Where a line of the entries holds the string "Trace", copy that line.

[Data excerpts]
+++

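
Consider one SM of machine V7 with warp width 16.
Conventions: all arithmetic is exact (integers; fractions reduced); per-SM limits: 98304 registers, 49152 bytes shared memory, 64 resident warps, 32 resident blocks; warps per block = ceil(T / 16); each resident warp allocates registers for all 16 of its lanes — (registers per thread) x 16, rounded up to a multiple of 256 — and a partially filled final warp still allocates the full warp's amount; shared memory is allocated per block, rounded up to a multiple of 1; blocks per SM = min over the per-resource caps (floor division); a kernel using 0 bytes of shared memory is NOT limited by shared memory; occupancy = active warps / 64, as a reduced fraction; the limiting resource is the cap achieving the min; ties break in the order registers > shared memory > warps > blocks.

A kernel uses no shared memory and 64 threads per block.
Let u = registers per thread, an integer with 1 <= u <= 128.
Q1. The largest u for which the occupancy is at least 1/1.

Answer: u = 96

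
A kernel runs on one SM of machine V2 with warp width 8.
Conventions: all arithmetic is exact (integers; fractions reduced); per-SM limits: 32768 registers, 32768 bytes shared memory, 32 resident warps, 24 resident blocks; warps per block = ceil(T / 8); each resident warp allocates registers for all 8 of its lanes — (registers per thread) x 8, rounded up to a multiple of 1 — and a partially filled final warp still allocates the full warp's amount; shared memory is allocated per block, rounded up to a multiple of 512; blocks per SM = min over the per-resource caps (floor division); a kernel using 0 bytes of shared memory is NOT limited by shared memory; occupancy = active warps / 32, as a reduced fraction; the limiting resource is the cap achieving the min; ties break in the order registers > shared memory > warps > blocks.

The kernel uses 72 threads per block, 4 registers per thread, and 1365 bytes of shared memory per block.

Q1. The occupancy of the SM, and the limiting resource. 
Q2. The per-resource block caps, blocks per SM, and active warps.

Answer: occupancy 27/32, limited by warps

registers: 113 blocks
shared memory: 21 blocks
warps: 3 blocks
blocks: 24 blocks

Answer: 3 blocks, 27 active warps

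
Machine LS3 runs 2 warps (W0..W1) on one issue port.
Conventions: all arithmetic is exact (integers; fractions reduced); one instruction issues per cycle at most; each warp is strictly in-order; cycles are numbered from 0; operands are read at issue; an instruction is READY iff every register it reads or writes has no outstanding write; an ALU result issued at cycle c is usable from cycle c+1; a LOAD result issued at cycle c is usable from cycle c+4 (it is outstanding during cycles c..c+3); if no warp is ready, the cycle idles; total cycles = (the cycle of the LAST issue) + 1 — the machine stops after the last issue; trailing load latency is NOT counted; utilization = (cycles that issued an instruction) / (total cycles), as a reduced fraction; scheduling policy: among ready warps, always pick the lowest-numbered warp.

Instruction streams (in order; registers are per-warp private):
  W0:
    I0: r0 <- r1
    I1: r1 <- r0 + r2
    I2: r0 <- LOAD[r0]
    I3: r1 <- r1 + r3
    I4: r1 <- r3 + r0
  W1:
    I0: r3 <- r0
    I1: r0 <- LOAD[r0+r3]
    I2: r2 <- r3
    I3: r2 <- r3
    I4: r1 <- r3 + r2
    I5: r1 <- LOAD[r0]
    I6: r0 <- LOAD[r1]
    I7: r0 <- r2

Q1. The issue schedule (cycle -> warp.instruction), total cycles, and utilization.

cycle 0: W0.I0
cycle 1: W0.I1
cycle 2: W0.I2
cycle 3: W0.I3
cycle 4: W1.I0
cycle 5: W1.I1
cycle 6: W0.I4
cycle 7: W1.I2
cycle 8: W1.I3
cycle 9: W1.I4
cycle 10: W1.I5
cycle 11: idle
cycle 12: idle
cycle 13: idle
cycle 14: W1.I6
cycle 15: idle
cycle 16: idle
cycle 17: idle
cycle 18: W1.I7

Answer: 19 cycles, utilization 13/19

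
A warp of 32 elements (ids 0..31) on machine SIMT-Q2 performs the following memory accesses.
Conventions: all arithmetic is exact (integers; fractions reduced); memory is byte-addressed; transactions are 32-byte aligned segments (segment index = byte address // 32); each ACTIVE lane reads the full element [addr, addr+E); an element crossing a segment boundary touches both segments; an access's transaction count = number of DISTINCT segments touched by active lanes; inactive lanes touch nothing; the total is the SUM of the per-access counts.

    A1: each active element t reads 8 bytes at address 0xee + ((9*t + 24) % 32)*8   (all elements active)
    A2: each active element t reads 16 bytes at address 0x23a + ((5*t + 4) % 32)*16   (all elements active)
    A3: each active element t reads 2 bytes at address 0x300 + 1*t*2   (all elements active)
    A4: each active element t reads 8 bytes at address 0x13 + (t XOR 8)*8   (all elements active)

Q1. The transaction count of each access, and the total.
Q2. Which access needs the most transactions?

A1: 9 transactions
A2: 17 transactions
A3: 2 transactions
A4: 9 transactions

Answer: 9,17,2,9; total 37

Answer: A2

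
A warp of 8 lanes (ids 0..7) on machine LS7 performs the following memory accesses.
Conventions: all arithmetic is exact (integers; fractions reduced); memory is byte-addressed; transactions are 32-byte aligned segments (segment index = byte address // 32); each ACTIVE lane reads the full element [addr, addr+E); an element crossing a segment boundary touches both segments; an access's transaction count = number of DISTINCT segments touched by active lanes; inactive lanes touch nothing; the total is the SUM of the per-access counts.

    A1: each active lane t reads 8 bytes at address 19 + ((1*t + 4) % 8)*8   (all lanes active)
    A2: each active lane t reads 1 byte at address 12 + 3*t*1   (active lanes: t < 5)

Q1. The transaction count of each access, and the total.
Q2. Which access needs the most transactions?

A1: 3 transactions
A2: 1 transaction

Answer: 3,1; total 4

Answer: A1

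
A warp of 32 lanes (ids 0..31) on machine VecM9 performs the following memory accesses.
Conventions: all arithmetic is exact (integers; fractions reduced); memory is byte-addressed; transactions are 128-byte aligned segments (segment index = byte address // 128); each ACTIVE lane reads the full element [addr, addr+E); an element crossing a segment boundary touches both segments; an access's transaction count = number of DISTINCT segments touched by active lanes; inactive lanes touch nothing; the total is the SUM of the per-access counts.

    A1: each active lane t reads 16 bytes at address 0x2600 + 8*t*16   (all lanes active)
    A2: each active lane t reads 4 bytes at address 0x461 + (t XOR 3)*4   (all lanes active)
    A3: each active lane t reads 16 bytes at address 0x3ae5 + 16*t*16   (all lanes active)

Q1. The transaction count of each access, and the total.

A1: 32 transactions
A2: 2 transactions
A3: 32 transactions

Answer: 32,2,32; total 66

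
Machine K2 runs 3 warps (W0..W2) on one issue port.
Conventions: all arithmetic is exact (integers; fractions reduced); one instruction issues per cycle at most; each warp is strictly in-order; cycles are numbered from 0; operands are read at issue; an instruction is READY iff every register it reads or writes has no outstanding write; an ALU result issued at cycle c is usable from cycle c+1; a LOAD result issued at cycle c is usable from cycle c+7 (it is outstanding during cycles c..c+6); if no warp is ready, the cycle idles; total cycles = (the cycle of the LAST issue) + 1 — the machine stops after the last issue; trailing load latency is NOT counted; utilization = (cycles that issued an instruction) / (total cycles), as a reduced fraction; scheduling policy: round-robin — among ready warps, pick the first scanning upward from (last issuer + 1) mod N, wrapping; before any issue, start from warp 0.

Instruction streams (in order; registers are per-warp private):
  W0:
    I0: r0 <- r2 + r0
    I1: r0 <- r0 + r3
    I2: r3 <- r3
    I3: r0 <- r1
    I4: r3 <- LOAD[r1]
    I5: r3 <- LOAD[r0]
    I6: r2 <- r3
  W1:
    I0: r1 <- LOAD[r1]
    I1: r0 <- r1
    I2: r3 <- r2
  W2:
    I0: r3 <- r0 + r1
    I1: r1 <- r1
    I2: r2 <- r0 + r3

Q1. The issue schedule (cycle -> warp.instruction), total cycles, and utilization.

cycle 0: W0.I0
cycle 1: W1.I0
cycle 2: W2.I0
cycle 3: W0.I1
cycle 4: W2.I1
cycle 5: W0.I2
cycle 6: W2.I2
cycle 7: W0.I3
cycle 8: W1.I1
cycle 9: W0.I4
cycle 10: W1.I2
cycle 11: idle
cycle 12: idle
cycle 13: idle
cycle 14: idle
cycle 15: idle
cycle 16: W0.I5
cycle 17: idle
cycle 18: idle
cycle 19: idle
cycle 20: idle
cycle 21: idle
cycle 22: idle
cycle 23: W0.I6

Answer: 24 cycles, utilization 13/24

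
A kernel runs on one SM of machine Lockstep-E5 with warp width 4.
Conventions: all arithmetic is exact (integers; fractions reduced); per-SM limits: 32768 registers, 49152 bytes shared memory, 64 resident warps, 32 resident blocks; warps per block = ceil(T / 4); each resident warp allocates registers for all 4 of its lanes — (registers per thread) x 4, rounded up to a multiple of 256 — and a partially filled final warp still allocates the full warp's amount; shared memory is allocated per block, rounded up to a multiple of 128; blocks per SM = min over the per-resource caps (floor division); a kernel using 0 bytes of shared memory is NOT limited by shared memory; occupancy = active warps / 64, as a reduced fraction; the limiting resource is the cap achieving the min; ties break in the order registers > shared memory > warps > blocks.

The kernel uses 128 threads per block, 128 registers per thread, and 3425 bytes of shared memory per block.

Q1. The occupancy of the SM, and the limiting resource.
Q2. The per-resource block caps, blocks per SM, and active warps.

Answer: occupancy 1, limited by registers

registers: 2 blocks
shared memory: 14 blocks
warps: 2 blocks
blocks: 32 blocks

Answer: 2 blocks, 64 active warps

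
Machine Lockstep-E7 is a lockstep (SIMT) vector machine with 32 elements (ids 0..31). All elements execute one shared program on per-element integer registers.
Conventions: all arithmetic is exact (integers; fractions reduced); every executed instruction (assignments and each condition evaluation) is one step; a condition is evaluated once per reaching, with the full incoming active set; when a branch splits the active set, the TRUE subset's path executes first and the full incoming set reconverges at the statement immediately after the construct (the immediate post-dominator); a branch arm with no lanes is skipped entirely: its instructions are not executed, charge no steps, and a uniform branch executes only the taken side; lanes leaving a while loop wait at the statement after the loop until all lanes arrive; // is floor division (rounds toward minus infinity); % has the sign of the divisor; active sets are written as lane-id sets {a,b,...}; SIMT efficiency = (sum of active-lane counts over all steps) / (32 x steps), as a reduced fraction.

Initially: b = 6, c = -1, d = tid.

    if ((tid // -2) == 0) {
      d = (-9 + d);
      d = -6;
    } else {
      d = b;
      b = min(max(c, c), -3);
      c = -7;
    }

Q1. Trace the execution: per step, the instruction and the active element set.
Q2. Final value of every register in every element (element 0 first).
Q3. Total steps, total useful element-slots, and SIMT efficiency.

step 0: eval ((tid // -2) == 0)      {0,1,2,3,4,5,6,7,8,9,10,11,12,13,14,15,16,17,18,19,20,21,22,23,24,25,26,27,28,29,30,31}
step 1: d <- (-9 + d)                {0}
step 2: d <- -6                      {0}
step 3: d <- b                       {1,2,3,4,5,6,7,8,9,10,11,12,13,14,15,16,17,18,19,20,21,22,23,24,25,26,27,28,29,30,31}
step 4: b <- min(max(c, c), -3)      {1,2,3,4,5,6,7,8,9,10,11,12,13,14,15,16,17,18,19,20,21,22,23,24,25,26,27,28,29,30,31}
step 5: c <- -7                      {1,2,3,4,5,6,7,8,9,10,11,12,13,14,15,16,17,18,19,20,21,22,23,24,25,26,27,28,29,30,31}

Answer: 6 steps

b: 6,-3,-3,-3,-3,-3,-3,-3,-3,-3,-3,-3,-3,-3,-3,-3,-3,-3,-3,-3,-3,-3,-3,-3,-3,-3,-3,-3,-3,-3,-3,-3
c: -1,-7,-7,-7,-7,-7,-7,-7,-7,-7,-7,-7,-7,-7,-7,-7,-7,-7,-7,-7,-7,-7,-7,-7,-7,-7,-7,-7,-7,-7,-7,-7
d: -6,6,6,6,6,6,6,6,6,6,6,6,6,6,6,6,6,6,6,6,6,6,6,6,6,6,6,6,6,6,6,6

steps = 6; useful = 127; efficiency = 127/192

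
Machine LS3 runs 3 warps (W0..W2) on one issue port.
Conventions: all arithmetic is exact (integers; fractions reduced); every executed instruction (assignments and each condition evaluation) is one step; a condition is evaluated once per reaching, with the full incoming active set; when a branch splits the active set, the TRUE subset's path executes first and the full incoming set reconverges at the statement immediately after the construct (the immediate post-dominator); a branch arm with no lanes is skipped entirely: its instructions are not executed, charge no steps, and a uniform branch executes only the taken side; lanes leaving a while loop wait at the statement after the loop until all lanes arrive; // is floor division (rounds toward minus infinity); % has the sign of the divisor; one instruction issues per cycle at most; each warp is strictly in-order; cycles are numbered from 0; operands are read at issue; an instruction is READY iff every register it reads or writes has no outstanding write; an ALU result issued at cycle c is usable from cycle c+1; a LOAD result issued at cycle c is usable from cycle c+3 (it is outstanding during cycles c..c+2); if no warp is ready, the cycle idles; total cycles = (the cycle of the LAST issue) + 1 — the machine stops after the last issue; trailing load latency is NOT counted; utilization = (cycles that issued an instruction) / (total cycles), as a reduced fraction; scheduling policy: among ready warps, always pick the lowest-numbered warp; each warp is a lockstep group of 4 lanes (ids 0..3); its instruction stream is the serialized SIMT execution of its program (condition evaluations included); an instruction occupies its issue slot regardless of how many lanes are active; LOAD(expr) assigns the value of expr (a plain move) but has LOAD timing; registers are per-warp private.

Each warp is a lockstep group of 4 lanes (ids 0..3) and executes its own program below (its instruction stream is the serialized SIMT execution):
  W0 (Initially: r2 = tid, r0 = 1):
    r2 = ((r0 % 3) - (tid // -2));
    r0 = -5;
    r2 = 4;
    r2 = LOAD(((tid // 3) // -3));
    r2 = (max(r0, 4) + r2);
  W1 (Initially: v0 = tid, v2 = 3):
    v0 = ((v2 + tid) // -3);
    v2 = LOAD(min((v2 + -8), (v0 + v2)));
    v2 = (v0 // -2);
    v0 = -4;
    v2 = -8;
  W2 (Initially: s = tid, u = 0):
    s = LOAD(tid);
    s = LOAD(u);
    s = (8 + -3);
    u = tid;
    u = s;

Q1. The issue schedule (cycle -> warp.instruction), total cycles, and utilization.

cycle 0: W0.I0
cycle 1: W0.I1
cycle 2: W0.I2
cycle 3: W0.I3
cycle 4: W1.I0
cycle 5: W1.I1
cycle 6: W0.I4
cycle 7: W2.I0
cycle 8: W1.I2
cycle 9: W1.I3
cycle 10: W1.I4
cycle 11: W2.I1
cycle 12: idle
cycle 13: idle
cycle 14: W2.I2
cycle 15: W2.I3
cycle 16: W2.I4

Answer: 17 cycles, utilization 15/17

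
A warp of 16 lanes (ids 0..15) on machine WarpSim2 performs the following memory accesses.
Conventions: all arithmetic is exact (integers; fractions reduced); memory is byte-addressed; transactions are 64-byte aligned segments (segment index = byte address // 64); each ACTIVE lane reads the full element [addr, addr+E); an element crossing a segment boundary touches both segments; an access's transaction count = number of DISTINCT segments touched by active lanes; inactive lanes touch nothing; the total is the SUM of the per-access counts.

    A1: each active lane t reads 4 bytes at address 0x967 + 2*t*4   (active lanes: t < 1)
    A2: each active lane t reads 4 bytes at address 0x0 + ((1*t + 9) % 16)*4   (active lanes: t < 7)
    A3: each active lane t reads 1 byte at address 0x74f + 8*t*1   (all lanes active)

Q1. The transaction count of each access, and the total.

A1: 1 transaction
A2: 1 transaction
A3: 3 transactions

Answer: 1,1,3; total 5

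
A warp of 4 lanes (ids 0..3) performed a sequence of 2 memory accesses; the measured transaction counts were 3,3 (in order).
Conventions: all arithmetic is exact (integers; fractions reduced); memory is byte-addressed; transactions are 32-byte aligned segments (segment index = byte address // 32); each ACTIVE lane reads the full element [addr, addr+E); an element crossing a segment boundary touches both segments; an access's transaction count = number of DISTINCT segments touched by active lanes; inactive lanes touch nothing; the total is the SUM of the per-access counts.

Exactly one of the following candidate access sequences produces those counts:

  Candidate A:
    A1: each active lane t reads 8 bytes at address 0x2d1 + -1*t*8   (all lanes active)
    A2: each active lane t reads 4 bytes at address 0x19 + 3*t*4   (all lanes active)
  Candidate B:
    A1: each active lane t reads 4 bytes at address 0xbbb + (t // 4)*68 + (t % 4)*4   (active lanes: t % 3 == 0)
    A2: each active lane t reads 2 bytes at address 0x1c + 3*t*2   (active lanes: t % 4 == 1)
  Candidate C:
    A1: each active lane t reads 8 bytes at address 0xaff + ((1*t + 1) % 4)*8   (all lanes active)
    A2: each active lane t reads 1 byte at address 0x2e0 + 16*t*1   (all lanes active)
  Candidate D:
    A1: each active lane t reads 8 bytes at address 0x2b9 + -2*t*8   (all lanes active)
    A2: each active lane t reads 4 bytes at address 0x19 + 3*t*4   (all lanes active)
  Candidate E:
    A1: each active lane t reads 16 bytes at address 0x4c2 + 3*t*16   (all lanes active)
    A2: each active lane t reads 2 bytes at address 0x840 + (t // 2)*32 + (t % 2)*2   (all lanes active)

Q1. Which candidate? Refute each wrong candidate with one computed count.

A: A1 gives 2 transactions, not 3
B: A1 gives 2 transactions, not 3
C: A1 gives 2 transactions, not 3
E: A1 gives 6 transactions, not 3
D: all counts match (3,3)

Answer: D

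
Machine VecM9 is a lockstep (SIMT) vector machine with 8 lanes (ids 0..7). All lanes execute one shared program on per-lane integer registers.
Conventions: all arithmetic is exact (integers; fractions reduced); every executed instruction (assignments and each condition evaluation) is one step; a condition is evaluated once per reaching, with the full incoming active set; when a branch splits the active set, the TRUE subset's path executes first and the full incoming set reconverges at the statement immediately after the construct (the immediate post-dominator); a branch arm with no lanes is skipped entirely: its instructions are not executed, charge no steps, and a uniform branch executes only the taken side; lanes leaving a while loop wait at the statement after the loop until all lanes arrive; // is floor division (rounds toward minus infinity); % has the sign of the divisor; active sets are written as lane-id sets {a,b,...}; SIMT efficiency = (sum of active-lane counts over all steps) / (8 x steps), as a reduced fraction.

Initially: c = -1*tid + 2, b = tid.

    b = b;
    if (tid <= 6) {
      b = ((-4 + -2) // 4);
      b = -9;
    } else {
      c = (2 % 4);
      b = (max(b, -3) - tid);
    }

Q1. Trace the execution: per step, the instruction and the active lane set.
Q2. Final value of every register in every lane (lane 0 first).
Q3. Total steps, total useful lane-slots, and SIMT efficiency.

step 0: b <- b                       {0,1,2,3,4,5,6,7}
step 1: eval (tid <= 6)              {0,1,2,3,4,5,6,7}
step 2: b <- ((-4 + -2) // 4)        {0,1,2,3,4,5,6}
step 3: b <- -9                      {0,1,2,3,4,5,6}
step 4: c <- (2 % 4)                 {7}
step 5: b <- (max(b, -3) - tid)      {7}

Answer: 6 steps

c: 2,1,0,-1,-2,-3,-4,2
b: -9,-9,-9,-9,-9,-9,-9,0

steps = 6; useful = 32; efficiency = 32/48 = 2/3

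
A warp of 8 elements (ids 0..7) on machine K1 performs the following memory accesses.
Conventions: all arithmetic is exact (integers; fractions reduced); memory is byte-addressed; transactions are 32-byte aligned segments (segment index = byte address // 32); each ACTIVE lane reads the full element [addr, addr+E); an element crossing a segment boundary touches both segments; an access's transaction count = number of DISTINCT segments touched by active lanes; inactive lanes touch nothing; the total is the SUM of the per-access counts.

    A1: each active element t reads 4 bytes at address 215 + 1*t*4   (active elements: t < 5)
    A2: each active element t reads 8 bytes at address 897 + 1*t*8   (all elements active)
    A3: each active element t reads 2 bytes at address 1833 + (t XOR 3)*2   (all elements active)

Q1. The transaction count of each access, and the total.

A1: 2 transactions
A2: 3 transactions
A3: 1 transaction

Answer: 2,3,1; total 6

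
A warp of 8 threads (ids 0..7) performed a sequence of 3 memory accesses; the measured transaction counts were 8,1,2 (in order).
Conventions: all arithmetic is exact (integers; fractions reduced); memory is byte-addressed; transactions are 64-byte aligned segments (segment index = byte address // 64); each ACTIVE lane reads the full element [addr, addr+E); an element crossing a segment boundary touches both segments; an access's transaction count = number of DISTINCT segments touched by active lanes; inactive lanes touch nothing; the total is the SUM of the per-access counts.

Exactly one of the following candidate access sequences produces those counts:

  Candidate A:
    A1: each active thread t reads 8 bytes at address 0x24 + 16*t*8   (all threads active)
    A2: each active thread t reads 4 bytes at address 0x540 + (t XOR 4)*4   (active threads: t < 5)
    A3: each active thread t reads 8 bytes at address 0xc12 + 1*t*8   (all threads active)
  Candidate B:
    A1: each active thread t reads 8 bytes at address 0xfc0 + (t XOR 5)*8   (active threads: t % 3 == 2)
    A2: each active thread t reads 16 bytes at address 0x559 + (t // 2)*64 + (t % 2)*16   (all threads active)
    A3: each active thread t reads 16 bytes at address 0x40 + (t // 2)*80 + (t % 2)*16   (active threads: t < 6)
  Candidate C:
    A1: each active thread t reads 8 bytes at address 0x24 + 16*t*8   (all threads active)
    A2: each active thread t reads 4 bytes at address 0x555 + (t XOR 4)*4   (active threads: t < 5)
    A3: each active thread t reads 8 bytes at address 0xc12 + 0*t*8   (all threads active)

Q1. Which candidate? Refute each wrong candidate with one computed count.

B: A1 gives 1 transaction, not 8
C: A3 gives 1 transaction, not 2
A: all counts match (8,1,2)

Answer: A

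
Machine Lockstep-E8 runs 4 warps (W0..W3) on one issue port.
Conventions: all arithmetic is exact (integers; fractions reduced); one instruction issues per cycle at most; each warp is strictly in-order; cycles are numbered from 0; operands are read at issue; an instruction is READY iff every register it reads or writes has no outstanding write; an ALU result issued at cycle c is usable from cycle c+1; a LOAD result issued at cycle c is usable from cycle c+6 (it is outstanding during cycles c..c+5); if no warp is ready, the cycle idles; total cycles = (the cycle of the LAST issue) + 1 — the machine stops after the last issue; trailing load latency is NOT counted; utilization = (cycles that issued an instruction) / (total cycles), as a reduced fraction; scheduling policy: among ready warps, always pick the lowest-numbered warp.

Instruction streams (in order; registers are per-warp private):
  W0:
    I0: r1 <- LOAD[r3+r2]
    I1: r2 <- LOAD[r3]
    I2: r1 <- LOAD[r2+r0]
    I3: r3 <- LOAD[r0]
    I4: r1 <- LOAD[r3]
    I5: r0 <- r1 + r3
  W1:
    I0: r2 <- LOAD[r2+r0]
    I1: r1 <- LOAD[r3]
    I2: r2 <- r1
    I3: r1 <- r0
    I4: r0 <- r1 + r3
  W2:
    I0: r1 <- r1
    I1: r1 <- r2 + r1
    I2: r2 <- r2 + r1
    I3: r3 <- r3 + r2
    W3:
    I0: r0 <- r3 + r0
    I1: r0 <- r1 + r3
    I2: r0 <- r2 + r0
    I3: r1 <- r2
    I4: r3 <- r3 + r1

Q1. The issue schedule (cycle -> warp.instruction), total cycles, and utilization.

cycle 0: W0.I0
cycle 1: W0.I1
cycle 2: W1.I0
cycle 3: W1.I1
cycle 4: W2.I0
cycle 5: W2.I1
cycle 6: W2.I2
cycle 7: W0.I2
cycle 8: W0.I3
cycle 9: W1.I2
cycle 10: W1.I3
cycle 11: W1.I4
cycle 12: W2.I3
cycle 13: W3.I0
cycle 14: W0.I4
cycle 15: W3.I1
cycle 16: W3.I2
cycle 17: W3.I3
cycle 18: W3.I4
cycle 19: idle
cycle 20: W0.I5

Answer: 21 cycles, utilization 20/21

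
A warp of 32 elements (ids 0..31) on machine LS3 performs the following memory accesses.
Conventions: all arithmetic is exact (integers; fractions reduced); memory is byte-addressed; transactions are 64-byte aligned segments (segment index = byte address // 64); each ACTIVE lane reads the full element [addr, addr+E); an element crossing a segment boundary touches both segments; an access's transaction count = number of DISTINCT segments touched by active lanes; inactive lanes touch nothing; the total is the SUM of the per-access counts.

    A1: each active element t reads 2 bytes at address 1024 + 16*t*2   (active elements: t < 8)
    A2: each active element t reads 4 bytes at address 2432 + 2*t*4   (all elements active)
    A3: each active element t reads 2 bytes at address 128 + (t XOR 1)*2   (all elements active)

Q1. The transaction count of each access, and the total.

A1: 4 transactions
A2: 4 transactions
A3: 1 transaction

Answer: 4,4,1; total 9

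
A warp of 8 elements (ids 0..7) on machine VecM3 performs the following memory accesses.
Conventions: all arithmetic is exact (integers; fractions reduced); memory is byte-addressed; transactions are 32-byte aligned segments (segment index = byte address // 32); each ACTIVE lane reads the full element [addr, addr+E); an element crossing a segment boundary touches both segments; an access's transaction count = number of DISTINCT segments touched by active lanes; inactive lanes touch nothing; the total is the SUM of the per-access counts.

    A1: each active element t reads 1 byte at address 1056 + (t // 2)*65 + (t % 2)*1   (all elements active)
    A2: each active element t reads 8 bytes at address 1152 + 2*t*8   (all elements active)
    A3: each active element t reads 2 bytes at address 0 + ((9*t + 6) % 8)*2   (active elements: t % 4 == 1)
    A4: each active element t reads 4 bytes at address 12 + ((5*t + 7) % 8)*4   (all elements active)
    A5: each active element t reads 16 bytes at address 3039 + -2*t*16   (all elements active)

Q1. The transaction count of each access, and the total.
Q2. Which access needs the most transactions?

A1: 4 transactions
A2: 4 transactions
A3: 1 transaction
A4: 2 transactions
A5: 9 transactions

Answer: 4,4,1,2,9; total 20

Answer: A5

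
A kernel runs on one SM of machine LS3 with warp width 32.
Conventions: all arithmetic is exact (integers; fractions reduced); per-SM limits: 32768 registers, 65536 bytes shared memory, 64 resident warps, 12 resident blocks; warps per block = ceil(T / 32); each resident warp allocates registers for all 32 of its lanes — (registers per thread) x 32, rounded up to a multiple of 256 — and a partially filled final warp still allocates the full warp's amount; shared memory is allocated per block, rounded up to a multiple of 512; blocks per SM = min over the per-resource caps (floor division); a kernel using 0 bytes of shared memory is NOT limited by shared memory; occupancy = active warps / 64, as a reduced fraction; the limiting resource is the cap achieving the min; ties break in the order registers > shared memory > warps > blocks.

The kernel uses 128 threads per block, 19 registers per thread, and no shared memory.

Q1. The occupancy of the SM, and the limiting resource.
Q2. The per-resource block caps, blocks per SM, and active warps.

Answer: occupancy 5/8, limited by registers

registers: 10 blocks
shared memory: no limit (kernel uses none)
warps: 16 blocks
blocks: 12 blocks

Answer: 10 blocks, 40 active warps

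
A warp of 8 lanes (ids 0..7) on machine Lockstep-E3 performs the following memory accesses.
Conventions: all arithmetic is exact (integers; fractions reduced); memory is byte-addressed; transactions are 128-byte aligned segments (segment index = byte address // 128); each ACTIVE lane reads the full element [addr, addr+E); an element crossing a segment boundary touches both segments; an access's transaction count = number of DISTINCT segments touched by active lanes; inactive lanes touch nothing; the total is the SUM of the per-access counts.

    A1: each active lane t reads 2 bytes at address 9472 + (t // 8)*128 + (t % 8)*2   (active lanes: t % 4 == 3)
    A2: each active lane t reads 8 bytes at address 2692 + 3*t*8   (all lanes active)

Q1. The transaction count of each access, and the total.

A1: 1 transaction
A2: 2 transactions

Answer: 1,2; total 3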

+++

» **REPLY TO THE TASK**:
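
Q1. Trace the execution: per step, the instruction and the active element set.
Q1. Trace the execution: per step, the instruction and the active lane set.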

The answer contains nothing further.